*** Information Section Begins ***

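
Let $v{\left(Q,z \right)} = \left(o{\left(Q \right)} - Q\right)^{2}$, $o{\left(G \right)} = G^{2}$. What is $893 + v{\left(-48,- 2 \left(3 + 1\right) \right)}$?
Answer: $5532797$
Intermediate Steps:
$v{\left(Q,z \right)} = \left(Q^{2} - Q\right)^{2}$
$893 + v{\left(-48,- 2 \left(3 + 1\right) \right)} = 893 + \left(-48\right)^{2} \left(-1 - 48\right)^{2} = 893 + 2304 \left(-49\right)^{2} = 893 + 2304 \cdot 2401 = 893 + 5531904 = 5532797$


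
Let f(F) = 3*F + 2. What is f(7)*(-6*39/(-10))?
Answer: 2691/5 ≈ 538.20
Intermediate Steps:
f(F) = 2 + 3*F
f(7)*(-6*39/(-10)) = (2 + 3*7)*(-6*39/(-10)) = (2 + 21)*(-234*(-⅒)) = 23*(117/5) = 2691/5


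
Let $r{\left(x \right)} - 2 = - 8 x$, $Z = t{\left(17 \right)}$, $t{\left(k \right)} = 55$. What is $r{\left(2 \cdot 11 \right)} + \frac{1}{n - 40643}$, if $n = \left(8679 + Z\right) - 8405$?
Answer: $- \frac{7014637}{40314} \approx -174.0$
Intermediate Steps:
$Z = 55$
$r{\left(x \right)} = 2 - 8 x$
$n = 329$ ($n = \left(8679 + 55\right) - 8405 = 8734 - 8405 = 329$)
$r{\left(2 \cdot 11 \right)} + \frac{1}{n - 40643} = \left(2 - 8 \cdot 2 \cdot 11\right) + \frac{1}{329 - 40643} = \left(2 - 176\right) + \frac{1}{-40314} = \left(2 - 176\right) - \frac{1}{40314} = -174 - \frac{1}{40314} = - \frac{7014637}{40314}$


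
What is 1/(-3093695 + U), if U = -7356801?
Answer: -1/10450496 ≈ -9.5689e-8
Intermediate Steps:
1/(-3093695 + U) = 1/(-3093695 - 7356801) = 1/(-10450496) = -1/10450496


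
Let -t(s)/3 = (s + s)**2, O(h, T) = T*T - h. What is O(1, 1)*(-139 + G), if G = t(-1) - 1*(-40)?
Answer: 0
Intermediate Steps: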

*** Information Section Ends ***
*** Information Section Begins ***

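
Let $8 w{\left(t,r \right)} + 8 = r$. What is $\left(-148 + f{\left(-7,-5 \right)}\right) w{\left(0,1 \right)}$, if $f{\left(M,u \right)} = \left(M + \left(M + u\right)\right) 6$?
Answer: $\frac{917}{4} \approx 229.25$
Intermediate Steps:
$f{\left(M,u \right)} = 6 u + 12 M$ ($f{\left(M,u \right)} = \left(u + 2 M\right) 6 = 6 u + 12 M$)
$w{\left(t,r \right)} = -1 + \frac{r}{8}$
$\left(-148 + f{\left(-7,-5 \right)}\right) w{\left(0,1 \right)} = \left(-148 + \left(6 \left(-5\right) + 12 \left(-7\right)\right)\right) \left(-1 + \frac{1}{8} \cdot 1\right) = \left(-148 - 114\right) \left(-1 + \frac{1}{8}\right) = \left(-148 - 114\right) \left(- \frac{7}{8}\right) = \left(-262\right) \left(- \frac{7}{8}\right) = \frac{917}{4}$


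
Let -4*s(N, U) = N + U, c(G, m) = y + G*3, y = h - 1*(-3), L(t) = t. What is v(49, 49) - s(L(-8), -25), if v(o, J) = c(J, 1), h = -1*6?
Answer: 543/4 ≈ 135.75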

*** Information Section Ends ***

**Task details:** From the records above, count the lines that contain "Answer". Only the number should be written.

**Exercise result:** 7